══ Exercise input

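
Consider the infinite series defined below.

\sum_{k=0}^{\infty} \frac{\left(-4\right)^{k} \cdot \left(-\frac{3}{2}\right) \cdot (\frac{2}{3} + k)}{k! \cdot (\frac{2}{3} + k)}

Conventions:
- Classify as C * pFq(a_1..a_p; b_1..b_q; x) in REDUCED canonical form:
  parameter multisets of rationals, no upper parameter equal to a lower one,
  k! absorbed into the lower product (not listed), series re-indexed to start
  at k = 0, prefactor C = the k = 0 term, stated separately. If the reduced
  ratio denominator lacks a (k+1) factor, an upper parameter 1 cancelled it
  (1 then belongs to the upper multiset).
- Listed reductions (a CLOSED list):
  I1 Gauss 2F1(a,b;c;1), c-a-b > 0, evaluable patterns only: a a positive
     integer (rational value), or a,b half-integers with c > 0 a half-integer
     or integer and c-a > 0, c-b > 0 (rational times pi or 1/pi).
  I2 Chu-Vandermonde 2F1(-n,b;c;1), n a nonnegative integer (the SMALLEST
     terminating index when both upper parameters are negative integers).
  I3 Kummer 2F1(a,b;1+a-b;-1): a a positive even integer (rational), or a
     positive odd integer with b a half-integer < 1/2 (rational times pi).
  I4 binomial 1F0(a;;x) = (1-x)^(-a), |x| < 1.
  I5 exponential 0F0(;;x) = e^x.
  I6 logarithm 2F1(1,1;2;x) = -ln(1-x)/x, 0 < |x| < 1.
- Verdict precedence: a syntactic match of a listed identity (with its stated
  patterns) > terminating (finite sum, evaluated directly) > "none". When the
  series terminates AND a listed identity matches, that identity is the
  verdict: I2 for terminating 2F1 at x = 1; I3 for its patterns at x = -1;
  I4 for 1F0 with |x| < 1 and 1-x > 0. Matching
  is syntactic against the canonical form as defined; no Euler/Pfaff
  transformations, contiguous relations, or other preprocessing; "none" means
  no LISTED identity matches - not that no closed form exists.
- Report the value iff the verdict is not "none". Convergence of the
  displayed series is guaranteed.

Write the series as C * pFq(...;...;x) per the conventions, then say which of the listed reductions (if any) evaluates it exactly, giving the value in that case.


Reduced: x = -4, 0F0, upper = {-}, lower = {-}, C = -\frac{3}{2}. Verdict at x = -4: exponential (I5) matches (the 0F0 exponential series at x = -4). Sum: \left(-\frac{3}{2}\right) \cdot e^{-4}.

The tell: from the first term -\frac{3}{2}: the factor k + 2/3 cancels (top and bottom), leaving C = -3/2, x = -4.
Ratio: r(k) = -4 * 1 / [(k+1)] ; factor over Q: parameters, x = -4, and C = -\frac{3}{2}.


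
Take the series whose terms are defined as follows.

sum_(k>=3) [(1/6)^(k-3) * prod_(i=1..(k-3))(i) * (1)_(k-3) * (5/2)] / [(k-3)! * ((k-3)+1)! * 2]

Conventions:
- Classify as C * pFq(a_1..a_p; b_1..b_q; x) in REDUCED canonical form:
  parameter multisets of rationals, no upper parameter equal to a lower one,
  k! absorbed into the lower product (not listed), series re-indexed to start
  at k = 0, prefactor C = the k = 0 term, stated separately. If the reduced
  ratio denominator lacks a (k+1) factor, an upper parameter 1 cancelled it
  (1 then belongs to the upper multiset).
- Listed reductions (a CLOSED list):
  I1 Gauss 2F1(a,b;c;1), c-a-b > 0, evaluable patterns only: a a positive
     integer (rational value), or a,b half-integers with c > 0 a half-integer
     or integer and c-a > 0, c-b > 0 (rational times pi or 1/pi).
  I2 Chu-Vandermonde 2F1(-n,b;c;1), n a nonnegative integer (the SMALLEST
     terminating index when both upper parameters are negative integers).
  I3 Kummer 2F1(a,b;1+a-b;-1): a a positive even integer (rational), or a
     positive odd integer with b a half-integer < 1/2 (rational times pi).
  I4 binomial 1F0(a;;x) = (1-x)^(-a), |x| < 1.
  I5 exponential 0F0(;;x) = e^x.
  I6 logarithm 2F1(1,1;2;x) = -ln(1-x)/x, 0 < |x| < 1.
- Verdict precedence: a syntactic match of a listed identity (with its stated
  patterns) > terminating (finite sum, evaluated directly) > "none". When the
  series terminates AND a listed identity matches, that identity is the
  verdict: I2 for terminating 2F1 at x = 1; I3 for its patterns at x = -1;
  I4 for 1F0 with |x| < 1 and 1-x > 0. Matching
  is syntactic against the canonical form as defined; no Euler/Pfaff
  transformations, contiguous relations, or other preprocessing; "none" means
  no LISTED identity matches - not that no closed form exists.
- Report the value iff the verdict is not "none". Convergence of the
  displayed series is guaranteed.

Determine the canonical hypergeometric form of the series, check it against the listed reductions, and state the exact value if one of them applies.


Prefactor 5/4, argument 1/6: 2F1 with upper {1, 1} over lower {2}. Verdict: the logarithmic series (I6) fires (the logarithm: parameters (1,1;2), x = 1/6). Hence: (-15/2) * ln(5/6).

Key observation: from the first term 5/4: the running product (C = 5/4, x = 1/6) telescopes to a rising factorial.
Ratio: r(k) = (1/6) * (k+1) (k+1) / [(k+2) (k+1)] ; factor over Q: parameters, x = (1/6), and C = 5/4.


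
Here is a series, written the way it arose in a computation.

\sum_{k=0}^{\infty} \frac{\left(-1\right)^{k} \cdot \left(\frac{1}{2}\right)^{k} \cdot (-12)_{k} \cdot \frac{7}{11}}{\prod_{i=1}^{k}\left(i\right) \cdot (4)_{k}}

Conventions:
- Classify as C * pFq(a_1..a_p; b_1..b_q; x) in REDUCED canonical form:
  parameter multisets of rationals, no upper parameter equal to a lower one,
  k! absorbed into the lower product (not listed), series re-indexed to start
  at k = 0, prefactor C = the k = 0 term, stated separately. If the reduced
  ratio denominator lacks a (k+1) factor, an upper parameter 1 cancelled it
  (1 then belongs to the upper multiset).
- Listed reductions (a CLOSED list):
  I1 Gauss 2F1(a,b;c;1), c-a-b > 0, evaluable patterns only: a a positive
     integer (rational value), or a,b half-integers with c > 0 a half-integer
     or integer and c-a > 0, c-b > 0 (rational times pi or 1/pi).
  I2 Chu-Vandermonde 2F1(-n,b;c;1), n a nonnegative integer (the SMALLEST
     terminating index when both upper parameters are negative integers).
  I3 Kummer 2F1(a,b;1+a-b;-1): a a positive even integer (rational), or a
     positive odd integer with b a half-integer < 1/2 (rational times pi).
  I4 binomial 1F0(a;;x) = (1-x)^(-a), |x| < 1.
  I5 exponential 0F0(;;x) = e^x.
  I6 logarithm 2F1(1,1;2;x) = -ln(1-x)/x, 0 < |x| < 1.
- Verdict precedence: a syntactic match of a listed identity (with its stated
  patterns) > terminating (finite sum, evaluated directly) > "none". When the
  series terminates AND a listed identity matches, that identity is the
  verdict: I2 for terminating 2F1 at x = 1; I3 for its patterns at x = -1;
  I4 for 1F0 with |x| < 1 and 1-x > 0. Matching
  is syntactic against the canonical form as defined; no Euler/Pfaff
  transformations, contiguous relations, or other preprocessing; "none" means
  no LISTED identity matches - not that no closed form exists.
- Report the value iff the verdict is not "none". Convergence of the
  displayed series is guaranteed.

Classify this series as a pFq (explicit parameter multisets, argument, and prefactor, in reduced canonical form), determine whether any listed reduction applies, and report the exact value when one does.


The tell: t_0 = \frac{7}{11} here, and the product of the first k integers (C = 7/11, x = -1/2) is k!.
Step ratio: r(k) = -\frac{1}{2} * (k-12) / [(k+4) (k+1)] - rational; roots negated = parameters, x = -\frac{1}{2}, C = \frac{7}{11}.

Canonical form: C = \frac{7}{11} times 1F1 with upper {-12}, lower {4}, x = -\frac{1}{2}. Verdict: terminating. With -12 upstairs the series is a 13-term polynomial sum; evaluated term by term. Sum: \frac{3209213885373241}{1402823245824000}.


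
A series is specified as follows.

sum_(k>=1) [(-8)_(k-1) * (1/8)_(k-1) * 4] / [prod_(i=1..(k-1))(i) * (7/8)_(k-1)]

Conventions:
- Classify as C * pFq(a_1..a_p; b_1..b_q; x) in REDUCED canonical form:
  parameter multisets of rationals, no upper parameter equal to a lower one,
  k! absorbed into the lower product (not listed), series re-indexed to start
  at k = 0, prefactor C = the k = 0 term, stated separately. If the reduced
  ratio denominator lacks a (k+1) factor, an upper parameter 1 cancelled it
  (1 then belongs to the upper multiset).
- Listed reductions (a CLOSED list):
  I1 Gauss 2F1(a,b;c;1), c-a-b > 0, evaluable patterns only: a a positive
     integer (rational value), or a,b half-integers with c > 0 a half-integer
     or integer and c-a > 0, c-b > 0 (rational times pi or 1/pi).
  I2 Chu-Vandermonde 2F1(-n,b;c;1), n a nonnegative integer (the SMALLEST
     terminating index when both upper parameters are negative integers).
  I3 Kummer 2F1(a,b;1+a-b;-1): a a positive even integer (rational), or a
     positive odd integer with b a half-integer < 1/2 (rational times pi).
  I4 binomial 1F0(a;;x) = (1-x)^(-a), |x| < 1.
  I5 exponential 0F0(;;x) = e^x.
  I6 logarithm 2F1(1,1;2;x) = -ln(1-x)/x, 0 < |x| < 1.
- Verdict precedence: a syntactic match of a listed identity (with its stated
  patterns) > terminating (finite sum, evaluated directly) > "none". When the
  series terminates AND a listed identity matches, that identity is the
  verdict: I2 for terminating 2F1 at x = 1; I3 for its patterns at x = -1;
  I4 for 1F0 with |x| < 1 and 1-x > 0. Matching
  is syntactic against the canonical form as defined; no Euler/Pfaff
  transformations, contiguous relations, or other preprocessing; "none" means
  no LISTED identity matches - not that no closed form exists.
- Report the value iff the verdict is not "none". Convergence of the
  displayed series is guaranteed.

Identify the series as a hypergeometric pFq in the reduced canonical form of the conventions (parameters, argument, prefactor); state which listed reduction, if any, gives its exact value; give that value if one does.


With C = 4: the canonical form is 2F1(-8, 1/8; 7/8; 1). Verdict at x = 1: Chu-Vandermonde (I2) matches (terminating 2F1 at x = 1 with n = 8, b = 1/8, c = 7/8). Sum: 58368/21385.

Key observation: t_0 being 4, the product of the first k integers (C = 4) is k!.
Ratio: r(k) = 1 * (k-8) (k+1/8) / [(k+7/8) (k+1)] ; factor over Q: parameters, x = 1, and C = 4.


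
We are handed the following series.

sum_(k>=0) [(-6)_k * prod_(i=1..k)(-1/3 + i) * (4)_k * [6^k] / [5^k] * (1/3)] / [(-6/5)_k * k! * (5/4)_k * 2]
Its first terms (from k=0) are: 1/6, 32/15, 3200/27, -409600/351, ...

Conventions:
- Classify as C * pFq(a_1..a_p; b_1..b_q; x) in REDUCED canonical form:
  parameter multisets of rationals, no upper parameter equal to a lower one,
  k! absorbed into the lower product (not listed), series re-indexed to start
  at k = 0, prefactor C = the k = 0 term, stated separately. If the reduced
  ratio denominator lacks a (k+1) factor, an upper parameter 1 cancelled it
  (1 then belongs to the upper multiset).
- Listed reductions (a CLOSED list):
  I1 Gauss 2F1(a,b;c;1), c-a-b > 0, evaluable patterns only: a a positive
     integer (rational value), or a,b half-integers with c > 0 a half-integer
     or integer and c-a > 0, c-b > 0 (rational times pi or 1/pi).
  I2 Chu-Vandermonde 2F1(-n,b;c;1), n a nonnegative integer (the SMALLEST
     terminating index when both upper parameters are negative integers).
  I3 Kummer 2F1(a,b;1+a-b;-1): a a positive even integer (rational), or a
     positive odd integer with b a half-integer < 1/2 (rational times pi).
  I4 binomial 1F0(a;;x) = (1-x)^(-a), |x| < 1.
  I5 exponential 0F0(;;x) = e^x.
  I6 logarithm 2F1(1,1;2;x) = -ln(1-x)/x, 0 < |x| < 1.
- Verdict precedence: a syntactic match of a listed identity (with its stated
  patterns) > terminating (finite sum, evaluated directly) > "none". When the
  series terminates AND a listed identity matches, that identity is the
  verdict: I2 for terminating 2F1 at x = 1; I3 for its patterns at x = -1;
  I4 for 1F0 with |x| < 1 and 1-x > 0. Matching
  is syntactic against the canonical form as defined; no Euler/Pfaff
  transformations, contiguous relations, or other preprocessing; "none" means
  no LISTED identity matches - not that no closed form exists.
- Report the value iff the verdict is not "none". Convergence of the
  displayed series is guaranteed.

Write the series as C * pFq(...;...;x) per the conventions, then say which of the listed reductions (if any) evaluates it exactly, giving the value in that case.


Prefactor 1/6, argument 6/5: 3F2 with upper {-6, 2/3, 4} over lower {-6/5, 5/4}. Verdict: terminating - upper -6 stops the sum at k = 6; the 7 terms are added exactly. Its exact value is 273955763/10203570.

The tell: with t_0 = 1/6, the running product (prefactor 1/6) telescopes to a rising factorial.
Ratio: r(k) = (6/5) * (k-6) (k+2/3) (k+4) / [(k-6/5) (k+5/4) (k+1)] - poly over poly, x = (6/5) from leading terms; C = 1/6 at k = 0.


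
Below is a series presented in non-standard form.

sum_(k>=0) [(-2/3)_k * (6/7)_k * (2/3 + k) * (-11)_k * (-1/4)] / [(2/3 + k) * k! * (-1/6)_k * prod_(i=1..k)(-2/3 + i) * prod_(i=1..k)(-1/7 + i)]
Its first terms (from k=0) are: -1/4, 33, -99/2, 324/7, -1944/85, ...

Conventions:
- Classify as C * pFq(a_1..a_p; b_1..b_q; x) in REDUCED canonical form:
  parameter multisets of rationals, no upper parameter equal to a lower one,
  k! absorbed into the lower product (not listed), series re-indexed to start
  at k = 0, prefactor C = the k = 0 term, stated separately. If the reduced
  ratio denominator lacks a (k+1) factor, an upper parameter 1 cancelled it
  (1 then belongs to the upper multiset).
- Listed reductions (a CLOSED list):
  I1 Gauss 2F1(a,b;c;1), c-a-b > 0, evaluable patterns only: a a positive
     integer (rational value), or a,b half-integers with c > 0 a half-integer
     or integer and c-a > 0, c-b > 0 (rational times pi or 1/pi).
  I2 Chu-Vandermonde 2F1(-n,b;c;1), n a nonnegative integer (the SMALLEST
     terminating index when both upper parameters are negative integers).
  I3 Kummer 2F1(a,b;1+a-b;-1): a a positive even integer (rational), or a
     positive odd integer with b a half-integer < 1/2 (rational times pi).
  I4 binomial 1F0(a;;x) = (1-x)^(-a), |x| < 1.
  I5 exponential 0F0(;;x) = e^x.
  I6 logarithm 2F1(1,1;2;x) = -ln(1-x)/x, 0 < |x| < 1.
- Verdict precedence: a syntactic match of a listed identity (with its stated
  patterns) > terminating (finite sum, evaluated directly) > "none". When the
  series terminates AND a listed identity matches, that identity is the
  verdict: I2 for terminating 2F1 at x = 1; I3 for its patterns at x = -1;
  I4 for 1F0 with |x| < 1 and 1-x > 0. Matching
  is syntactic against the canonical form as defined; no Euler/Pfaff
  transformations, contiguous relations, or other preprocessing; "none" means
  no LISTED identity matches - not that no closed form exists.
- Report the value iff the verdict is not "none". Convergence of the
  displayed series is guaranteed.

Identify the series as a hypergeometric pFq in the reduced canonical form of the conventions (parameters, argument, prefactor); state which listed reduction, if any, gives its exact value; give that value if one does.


Reduced: x = 1, 2F2, upper = {-11, -2/3}, lower = {-1/6, 1/3}, C = -1/4. Verdict: terminating - upper -11 stops the sum at k = 11; the 12 terms are added exactly. Its exact value is 1708119560404740974521/140994368856898056500.

Structural cue: t_0 being -1/4, the lower running product (prefactor -1/4) is a rising factorial.
Consecutive-term ratio: r(k) = 1 * (k-11) (k-2/3) / [(k-1/6) (k+1/3) (k+1)] - poly over poly, x = 1 from leading terms; C = -1/4 at k = 0.


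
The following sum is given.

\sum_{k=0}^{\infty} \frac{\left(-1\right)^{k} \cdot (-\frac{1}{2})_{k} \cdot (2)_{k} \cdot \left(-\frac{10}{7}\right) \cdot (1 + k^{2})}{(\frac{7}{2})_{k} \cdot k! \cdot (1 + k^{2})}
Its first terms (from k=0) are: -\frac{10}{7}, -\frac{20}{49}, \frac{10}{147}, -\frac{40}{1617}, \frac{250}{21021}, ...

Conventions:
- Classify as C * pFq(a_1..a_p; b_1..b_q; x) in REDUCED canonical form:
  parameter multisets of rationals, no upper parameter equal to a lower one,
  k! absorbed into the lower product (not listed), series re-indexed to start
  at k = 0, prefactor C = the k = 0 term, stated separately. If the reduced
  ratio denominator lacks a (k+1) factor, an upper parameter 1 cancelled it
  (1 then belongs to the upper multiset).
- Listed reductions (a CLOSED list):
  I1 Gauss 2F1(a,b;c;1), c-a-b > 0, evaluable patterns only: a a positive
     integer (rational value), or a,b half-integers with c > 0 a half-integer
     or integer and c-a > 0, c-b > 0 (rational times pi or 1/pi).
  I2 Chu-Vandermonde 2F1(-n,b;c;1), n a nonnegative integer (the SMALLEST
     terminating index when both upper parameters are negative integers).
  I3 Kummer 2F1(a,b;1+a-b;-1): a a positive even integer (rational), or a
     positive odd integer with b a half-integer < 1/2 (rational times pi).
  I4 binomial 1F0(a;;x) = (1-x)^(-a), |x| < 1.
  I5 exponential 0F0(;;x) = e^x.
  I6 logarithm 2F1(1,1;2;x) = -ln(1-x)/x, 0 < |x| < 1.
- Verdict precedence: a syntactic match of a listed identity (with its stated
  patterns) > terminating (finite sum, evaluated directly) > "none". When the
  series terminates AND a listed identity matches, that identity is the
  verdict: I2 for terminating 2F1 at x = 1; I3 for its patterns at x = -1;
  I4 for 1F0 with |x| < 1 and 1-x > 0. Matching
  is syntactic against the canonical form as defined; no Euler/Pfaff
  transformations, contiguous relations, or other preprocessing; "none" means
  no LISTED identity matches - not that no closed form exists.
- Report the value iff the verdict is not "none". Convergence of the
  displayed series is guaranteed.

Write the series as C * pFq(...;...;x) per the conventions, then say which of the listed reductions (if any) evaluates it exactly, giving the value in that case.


Classification (C = -\frac{10}{7}): 2F1 with upper {-\frac{1}{2}, 2}, lower {\frac{7}{2}}, argument x = -1. Verdict at x = -1: Kummer (I3) matches (x = -1; c = \frac{7}{2} equals 1+a-b for upper {-\frac{1}{2}, 2}: listed pattern). Exact value: -\frac{25}{14}.

Key observation: t_0 being -\frac{10}{7}, striking the common factor k^2 + 1 reduces the term (C = -10/7).
Ratio: r(k) = -1 * (k-\frac{1}{2}) (k+2) / [(k+\frac{7}{2}) (k+1)] - poly over poly, x = -1 from leading terms; C = -\frac{10}{7} at k = 0.


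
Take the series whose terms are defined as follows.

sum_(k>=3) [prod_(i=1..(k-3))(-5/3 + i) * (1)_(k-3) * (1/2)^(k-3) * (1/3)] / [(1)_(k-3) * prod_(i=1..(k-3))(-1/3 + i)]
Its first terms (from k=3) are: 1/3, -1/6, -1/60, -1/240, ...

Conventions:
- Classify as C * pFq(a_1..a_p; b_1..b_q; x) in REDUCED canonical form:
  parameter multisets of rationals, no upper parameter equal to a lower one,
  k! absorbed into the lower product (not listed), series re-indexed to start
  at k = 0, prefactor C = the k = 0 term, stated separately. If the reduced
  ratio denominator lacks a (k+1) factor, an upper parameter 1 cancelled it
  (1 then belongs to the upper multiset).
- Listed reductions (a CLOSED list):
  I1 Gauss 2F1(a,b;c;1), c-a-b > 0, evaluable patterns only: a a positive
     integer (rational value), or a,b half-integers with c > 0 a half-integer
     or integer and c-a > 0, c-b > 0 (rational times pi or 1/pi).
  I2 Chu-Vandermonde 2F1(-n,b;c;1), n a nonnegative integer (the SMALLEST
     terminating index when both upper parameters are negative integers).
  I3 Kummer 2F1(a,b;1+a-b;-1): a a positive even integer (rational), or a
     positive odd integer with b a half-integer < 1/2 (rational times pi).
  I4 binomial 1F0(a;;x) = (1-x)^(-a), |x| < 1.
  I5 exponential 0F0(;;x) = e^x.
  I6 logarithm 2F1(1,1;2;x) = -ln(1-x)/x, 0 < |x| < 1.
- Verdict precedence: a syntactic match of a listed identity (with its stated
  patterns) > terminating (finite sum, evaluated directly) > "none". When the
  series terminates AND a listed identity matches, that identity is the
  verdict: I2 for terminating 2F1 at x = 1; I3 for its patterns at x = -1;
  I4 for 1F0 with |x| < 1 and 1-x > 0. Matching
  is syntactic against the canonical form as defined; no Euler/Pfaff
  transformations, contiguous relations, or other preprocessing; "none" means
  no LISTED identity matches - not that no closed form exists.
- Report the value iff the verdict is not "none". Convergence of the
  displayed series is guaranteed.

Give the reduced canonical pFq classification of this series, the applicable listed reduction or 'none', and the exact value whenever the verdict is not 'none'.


The series (x = 1/2) is 2F1: upper {-2/3, 1}, lower {2/3}, prefactor 1/3. Verdict: none. Every listed pattern misses the 2F1 form at 1/2, upper {-2/3, 1}.

First insight: from the first term 1/3: (1)_k (C = 1/3, x = 1/2) is k! itself.
Term ratio: r(k) = (1/2) * (k-2/3) (k+1) / [(k+2/3) (k+1)] - rational in k, leading ratio (1/2); with t_0 = 1/3, classification follows.


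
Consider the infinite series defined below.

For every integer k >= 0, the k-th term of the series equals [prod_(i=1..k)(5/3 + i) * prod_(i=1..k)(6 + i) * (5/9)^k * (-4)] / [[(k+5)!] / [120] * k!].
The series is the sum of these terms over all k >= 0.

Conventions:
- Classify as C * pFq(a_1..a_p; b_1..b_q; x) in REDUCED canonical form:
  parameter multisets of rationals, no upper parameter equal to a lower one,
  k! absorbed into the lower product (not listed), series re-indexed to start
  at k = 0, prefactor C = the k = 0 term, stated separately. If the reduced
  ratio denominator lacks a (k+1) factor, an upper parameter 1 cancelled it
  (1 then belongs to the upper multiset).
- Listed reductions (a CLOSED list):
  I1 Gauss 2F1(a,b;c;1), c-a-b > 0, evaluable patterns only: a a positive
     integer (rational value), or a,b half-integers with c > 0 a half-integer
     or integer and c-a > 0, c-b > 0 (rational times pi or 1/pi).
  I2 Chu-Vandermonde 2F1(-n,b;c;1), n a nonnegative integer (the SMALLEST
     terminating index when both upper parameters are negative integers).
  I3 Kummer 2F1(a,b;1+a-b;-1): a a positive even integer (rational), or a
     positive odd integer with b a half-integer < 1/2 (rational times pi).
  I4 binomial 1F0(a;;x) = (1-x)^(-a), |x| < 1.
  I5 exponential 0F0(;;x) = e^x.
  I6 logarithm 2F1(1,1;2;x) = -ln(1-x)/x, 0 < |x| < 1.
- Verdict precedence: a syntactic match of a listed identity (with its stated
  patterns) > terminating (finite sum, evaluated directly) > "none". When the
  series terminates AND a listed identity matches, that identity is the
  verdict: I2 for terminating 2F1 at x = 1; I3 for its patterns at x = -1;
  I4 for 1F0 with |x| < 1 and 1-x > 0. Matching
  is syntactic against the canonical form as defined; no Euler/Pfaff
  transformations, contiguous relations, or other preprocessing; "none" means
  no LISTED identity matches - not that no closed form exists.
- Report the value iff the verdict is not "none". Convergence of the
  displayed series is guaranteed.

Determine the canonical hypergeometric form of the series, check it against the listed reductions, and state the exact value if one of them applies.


With C = -4: the canonical form is 2F1(8/3, 7; 6; 5/9). Verdict: none - at argument 5/9 the multisets {8/3, 7} ; {6} match no listed identity.

First insight: from the first term -4: the running product (C = -4) telescopes to a rising factorial.
Adjacent-term ratio: r(k) = (5/9) * (k+8/3) (k+7) / [(k+6) (k+1)] ; factor over Q: parameters, x = (5/9), and C = -4.


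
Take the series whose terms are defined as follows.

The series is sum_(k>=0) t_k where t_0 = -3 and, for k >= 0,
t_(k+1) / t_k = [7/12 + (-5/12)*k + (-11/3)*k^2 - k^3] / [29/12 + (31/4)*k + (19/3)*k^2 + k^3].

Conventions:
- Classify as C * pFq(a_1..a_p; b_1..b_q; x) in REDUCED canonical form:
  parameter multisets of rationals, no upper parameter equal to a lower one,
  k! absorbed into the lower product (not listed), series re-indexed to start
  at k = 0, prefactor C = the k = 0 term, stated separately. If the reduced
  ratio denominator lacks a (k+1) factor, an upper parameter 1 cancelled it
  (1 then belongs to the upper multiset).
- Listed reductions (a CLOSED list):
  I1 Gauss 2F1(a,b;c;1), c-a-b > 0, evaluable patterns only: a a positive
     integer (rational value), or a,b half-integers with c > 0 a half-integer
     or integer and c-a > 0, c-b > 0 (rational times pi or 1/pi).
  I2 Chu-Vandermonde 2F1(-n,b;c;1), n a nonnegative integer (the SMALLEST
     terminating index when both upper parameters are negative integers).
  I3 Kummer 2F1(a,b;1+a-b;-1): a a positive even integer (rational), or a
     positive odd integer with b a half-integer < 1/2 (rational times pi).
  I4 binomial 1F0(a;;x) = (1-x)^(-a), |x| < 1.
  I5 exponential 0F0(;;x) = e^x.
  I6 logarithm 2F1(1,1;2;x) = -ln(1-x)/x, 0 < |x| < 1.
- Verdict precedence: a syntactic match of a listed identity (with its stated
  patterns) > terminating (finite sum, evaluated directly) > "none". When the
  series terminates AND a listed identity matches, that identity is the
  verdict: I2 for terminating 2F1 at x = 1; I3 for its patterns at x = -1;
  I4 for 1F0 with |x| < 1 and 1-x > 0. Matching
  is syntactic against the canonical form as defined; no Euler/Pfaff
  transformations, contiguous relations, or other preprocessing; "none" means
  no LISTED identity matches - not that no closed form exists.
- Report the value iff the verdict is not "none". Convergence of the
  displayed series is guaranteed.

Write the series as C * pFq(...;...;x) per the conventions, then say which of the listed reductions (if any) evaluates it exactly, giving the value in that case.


Canonical form: C = -3 times 2F1 with upper {-1/3, 7/2}, lower {29/6}, x = -1. Verdict: none here - no I1-I6 shape fits x = -1 with lower {29/6}.

The tell: with t_0 = -3, the ratio is unreduced: k + 1/2 divides both sides (C = -3, x = -1).
Adjacent-term ratio: r(k) = (-1) * (k-1/3) (k+7/2) / [(k+29/6) (k+1)] - rational in k, leading ratio (-1); with t_0 = -3, classification follows.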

════

Say how many lines of the material hold the string "infty", giving the number alone.

3